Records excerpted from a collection
%%

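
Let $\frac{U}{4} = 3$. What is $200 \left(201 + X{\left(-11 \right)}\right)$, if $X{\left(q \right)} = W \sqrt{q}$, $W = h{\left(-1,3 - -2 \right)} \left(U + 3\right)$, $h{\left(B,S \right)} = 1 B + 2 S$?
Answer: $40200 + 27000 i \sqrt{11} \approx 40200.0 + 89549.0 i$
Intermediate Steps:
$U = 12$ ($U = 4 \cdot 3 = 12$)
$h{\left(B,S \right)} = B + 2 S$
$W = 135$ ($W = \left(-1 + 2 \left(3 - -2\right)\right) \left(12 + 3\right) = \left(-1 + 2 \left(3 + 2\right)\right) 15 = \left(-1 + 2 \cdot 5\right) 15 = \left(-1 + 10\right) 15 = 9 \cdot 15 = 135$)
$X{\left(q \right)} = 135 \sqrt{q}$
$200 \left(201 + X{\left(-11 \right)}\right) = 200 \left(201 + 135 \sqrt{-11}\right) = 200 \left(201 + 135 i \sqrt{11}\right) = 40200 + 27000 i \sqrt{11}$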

%%

What to produce -
Please restate the records word for word. Go from the first line to the line with "Answer: $40200 +" and include both.

Answer to the exercise -
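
Let $\frac{U}{4} = 3$. What is $200 \left(201 + X{\left(-11 \right)}\right)$, if $X{\left(q \right)} = W \sqrt{q}$, $W = h{\left(-1,3 - -2 \right)} \left(U + 3\right)$, $h{\left(B,S \right)} = 1 B + 2 S$?
Answer: $40200 + 27000 i \sqrt{11} \approx 40200.0 + 89549.0 i$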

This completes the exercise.